# Requirement:
Take the line with "An arrangement is" and every line after it in the data. Transcribe them exactly, through the last.

# Dataset excerpts:
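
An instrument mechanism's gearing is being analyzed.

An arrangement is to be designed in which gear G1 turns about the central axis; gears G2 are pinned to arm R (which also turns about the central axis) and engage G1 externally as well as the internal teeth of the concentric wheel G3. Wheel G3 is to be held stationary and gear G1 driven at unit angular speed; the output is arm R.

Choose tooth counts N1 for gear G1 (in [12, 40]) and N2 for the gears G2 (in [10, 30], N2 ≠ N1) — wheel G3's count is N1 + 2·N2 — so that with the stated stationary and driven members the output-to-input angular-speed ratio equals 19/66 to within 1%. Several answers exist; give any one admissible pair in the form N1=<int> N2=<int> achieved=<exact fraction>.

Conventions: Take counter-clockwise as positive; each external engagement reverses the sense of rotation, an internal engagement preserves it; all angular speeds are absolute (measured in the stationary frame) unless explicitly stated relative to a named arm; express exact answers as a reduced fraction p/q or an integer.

design class (target 19/66): planetary set
Willis with ω_ring = 0: ω_arm/ω_sun = N1/(N1+N3); set equal to 19/66  ⇒  N3/N1 = 1/(19/66) − 1 = 47/19
N3 = N1 + 2·N2  ⇒  N2/N1 = (N3/N1 − 1)/2 = (47/19 − 1)/2 = 14/19
smallest multiple with N1 ≥ 12 and N2 ≥ 10: k = 1  ⇒  N1 = 1·19 = 19, N2 = 1·14 = 14 (N1 ≤ 40, N2 ≤ 30, N2 ≠ N1 ✓), N3 = 19 + 2·14 = 47
check: N1/(N1+N3) with N1 = 19, N3 = 47 gives 19/66; |achieved − target| = 0 ≤ 19/6600 ✓

N1=19 N2=14 achieved=19/66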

# Finished task:
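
An arrangement is to be designed in which gear G1 turns about the central axis; gears G2 are pinned to arm R (which also turns about the central axis) and engage G1 externally as well as the internal teeth of the concentric wheel G3. Wheel G3 is to be held stationary and gear G1 driven at unit angular speed; the output is arm R.

Choose tooth counts N1 for gear G1 (in [12, 40]) and N2 for the gears G2 (in [10, 30], N2 ≠ N1) — wheel G3's count is N1 + 2·N2 — so that with the stated stationary and driven members the output-to-input angular-speed ratio equals 19/66 to within 1%. Several answers exist; give any one admissible pair in the form N1=<int> N2=<int> achieved=<exact fraction>.

Conventions: Take counter-clockwise as positive; each external engagement reverses the sense of rotation, an internal engagement preserves it; all angular speeds are absolute (measured in the stationary frame) unless explicitly stated relative to a named arm; express exact answers as a reduced fraction p/q or an integer.

design class (target 19/66): planetary set
Willis with ω_ring = 0: ω_arm/ω_sun = N1/(N1+N3); set equal to 19/66  ⇒  N3/N1 = 1/(19/66) − 1 = 47/19
N3 = N1 + 2·N2  ⇒  N2/N1 = (N3/N1 − 1)/2 = (47/19 − 1)/2 = 14/19
smallest multiple with N1 ≥ 12 and N2 ≥ 10: k = 1  ⇒  N1 = 1·19 = 19, N2 = 1·14 = 14 (N1 ≤ 40, N2 ≤ 30, N2 ≠ N1 ✓), N3 = 19 + 2·14 = 47
check: N1/(N1+N3) with N1 = 19, N3 = 47 gives 19/66; |achieved − target| = 0 ≤ 19/6600 ✓

N1=19 N2=14 achieved=19/66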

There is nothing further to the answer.